▶ [Task goal] Consider the listing below. Extract exactly the lines from the line containing "hydroxo(triphenylphosphine)silver(I)" to the line containing "calcium difluorodinitratocadmate(II)", both included.

.....

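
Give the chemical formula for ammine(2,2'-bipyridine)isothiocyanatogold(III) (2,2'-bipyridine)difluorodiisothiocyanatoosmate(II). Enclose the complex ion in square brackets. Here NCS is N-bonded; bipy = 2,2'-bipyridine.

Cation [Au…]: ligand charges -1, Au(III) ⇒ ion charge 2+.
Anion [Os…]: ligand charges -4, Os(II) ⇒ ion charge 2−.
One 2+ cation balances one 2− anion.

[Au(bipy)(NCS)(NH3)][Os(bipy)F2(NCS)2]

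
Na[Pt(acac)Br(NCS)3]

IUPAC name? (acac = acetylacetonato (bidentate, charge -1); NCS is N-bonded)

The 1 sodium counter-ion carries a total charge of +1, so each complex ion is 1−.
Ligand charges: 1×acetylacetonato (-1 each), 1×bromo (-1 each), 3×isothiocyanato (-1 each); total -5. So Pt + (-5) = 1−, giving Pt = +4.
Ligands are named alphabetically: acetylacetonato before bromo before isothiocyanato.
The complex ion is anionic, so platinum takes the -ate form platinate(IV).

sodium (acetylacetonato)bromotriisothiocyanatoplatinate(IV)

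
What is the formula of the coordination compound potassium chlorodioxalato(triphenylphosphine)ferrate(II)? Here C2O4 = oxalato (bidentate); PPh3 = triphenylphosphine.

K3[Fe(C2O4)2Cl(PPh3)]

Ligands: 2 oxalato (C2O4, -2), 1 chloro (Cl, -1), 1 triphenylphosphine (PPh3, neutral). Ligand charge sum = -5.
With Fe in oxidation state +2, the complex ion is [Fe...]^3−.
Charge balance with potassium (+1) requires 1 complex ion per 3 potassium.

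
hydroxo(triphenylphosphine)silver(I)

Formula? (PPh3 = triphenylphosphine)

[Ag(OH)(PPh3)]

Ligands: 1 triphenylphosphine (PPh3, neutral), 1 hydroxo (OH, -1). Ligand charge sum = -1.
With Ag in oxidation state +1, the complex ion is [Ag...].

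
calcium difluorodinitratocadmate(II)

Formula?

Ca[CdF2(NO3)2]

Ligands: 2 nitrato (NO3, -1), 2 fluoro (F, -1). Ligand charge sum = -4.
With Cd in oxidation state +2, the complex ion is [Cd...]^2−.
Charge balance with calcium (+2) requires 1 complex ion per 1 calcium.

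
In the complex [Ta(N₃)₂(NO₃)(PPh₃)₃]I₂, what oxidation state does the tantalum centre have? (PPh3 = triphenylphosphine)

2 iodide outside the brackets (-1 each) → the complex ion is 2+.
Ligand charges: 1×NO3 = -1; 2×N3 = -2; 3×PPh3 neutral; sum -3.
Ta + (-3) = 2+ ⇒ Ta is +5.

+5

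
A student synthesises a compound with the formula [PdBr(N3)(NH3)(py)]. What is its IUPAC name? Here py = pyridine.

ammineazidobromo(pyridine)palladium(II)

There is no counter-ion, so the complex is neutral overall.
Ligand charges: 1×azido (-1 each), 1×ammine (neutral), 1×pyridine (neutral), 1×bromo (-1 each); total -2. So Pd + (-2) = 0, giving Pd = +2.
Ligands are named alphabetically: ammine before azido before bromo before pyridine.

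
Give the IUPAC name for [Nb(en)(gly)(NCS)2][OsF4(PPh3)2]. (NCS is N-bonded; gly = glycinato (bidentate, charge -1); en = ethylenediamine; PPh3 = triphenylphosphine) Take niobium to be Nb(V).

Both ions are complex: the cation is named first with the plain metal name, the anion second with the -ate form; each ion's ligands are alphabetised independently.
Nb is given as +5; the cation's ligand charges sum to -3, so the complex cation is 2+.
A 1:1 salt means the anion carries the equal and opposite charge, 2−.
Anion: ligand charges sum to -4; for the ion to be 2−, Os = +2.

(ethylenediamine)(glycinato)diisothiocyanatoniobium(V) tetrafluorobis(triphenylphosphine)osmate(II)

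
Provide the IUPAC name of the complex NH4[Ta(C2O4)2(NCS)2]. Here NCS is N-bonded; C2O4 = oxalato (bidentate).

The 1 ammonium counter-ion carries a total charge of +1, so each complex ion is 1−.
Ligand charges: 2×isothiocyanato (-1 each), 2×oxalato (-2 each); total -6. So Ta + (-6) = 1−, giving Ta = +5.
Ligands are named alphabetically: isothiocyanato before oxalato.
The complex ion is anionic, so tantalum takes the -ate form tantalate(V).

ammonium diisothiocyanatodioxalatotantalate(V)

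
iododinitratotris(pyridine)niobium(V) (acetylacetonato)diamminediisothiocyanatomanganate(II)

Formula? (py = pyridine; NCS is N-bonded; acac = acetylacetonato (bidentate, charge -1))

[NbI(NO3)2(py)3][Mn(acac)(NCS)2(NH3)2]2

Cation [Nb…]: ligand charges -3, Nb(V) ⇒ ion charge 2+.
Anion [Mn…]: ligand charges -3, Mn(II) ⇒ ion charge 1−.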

.....

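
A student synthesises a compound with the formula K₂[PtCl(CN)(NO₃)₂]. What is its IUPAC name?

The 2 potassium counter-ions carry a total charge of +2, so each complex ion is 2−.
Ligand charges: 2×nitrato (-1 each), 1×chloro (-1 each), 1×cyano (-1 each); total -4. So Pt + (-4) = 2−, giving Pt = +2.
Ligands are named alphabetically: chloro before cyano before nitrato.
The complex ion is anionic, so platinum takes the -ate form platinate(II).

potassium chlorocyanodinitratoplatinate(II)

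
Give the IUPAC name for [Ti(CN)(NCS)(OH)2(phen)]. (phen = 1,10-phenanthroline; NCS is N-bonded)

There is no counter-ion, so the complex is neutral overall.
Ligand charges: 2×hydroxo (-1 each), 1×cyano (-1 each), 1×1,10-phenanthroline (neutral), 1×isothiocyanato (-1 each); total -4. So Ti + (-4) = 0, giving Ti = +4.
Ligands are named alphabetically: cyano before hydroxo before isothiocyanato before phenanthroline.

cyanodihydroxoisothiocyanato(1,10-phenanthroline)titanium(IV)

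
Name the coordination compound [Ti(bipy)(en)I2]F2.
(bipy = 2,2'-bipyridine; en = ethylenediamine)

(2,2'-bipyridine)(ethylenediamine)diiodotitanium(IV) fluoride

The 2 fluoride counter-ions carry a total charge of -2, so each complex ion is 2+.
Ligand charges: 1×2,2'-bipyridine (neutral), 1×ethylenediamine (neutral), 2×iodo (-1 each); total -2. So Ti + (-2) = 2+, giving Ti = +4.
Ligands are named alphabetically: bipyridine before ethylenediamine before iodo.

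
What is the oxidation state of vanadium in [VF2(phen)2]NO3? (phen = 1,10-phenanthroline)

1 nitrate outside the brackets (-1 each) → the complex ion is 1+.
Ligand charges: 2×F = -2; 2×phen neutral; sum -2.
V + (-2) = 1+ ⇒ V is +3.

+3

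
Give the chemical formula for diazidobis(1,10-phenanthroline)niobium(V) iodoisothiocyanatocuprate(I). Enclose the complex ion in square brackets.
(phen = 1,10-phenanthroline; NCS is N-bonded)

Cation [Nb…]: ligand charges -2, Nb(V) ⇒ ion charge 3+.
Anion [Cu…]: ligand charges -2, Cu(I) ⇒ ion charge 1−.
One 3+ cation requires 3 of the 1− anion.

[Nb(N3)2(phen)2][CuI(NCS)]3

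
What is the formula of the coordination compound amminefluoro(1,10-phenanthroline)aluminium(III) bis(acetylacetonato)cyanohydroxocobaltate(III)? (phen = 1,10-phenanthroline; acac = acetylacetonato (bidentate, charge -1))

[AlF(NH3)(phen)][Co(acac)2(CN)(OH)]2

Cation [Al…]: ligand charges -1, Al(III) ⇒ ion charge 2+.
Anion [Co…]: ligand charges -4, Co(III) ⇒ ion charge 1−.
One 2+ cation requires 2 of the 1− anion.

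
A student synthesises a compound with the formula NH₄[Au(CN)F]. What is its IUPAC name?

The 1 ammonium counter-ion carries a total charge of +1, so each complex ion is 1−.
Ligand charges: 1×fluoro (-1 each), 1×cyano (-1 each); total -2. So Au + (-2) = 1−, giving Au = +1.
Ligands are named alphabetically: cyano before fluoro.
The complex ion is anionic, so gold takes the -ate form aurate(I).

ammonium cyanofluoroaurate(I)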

.....

▶ [Problem solution]
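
hydroxo(triphenylphosphine)silver(I)

Formula? (PPh3 = triphenylphosphine)

[Ag(OH)(PPh3)]

Ligands: 1 triphenylphosphine (PPh3, neutral), 1 hydroxo (OH, -1). Ligand charge sum = -1.
With Ag in oxidation state +1, the complex ion is [Ag...].

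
calcium difluorodinitratocadmate(II)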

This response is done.